What is being asked:
Print out every entry that follows, exactly as written.

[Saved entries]
--
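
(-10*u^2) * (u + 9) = -10*u^3 - 90*u^2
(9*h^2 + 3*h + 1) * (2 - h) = -9*h^3 + 15*h^2 + 5*h + 2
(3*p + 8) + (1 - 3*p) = 9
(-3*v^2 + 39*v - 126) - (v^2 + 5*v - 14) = -4*v^2 + 34*v - 112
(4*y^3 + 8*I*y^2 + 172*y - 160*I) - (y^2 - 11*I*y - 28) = 4*y^3 - y^2 + 8*I*y^2 + 172*y + 11*I*y + 28 - 160*I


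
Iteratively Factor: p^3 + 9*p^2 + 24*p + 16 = (p + 4)*(p^2 + 5*p + 4) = (p + 1)*(p + 4)*(p + 4)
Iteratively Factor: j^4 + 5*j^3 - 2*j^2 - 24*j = (j + 4)*(j^3 + j^2 - 6*j) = (j + 3)*(j + 4)*(j^2 - 2*j) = (j - 2)*(j + 3)*(j + 4)*(j)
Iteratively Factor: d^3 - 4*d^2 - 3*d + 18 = (d - 3)*(d^2 - d - 6) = (d - 3)*(d + 2)*(d - 3)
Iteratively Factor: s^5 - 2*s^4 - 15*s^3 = (s)*(s^4 - 2*s^3 - 15*s^2) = s*(s - 5)*(s^3 + 3*s^2) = s^2*(s - 5)*(s^2 + 3*s) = s^2*(s - 5)*(s + 3)*(s)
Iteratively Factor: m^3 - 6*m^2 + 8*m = (m - 4)*(m^2 - 2*m) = m*(m - 4)*(m - 2)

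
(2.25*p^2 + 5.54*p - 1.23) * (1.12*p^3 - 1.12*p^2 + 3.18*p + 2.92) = 2.52*p^5 + 3.6848*p^4 - 0.4274*p^3 + 25.5648*p^2 + 12.2654*p - 3.5916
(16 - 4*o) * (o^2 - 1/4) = -4*o^3 + 16*o^2 + o - 4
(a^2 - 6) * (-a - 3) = -a^3 - 3*a^2 + 6*a + 18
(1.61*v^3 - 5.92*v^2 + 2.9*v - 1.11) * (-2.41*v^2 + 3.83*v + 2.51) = -3.8801*v^5 + 20.4335*v^4 - 25.6215*v^3 - 1.0771*v^2 + 3.0277*v - 2.7861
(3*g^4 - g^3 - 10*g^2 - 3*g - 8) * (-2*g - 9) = -6*g^5 - 25*g^4 + 29*g^3 + 96*g^2 + 43*g + 72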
--
Result:
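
(-10*u^2) * (u + 9) = -10*u^3 - 90*u^2
(9*h^2 + 3*h + 1) * (2 - h) = -9*h^3 + 15*h^2 + 5*h + 2
(3*p + 8) + (1 - 3*p) = 9
(-3*v^2 + 39*v - 126) - (v^2 + 5*v - 14) = -4*v^2 + 34*v - 112
(4*y^3 + 8*I*y^2 + 172*y - 160*I) - (y^2 - 11*I*y - 28) = 4*y^3 - y^2 + 8*I*y^2 + 172*y + 11*I*y + 28 - 160*I


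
Iteratively Factor: p^3 + 9*p^2 + 24*p + 16 = (p + 4)*(p^2 + 5*p + 4) = (p + 1)*(p + 4)*(p + 4)
Iteratively Factor: j^4 + 5*j^3 - 2*j^2 - 24*j = (j + 4)*(j^3 + j^2 - 6*j) = (j + 3)*(j + 4)*(j^2 - 2*j) = (j - 2)*(j + 3)*(j + 4)*(j)
Iteratively Factor: d^3 - 4*d^2 - 3*d + 18 = (d - 3)*(d^2 - d - 6) = (d - 3)*(d + 2)*(d - 3)
Iteratively Factor: s^5 - 2*s^4 - 15*s^3 = (s)*(s^4 - 2*s^3 - 15*s^2) = s*(s - 5)*(s^3 + 3*s^2) = s^2*(s - 5)*(s^2 + 3*s) = s^2*(s - 5)*(s + 3)*(s)
Iteratively Factor: m^3 - 6*m^2 + 8*m = (m - 4)*(m^2 - 2*m) = m*(m - 4)*(m - 2)

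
(2.25*p^2 + 5.54*p - 1.23) * (1.12*p^3 - 1.12*p^2 + 3.18*p + 2.92) = 2.52*p^5 + 3.6848*p^4 - 0.4274*p^3 + 25.5648*p^2 + 12.2654*p - 3.5916
(16 - 4*o) * (o^2 - 1/4) = -4*o^3 + 16*o^2 + o - 4
(a^2 - 6) * (-a - 3) = -a^3 - 3*a^2 + 6*a + 18
(1.61*v^3 - 5.92*v^2 + 2.9*v - 1.11) * (-2.41*v^2 + 3.83*v + 2.51) = -3.8801*v^5 + 20.4335*v^4 - 25.6215*v^3 - 1.0771*v^2 + 3.0277*v - 2.7861
(3*g^4 - g^3 - 10*g^2 - 3*g - 8) * (-2*g - 9) = -6*g^5 - 25*g^4 + 29*g^3 + 96*g^2 + 43*g + 72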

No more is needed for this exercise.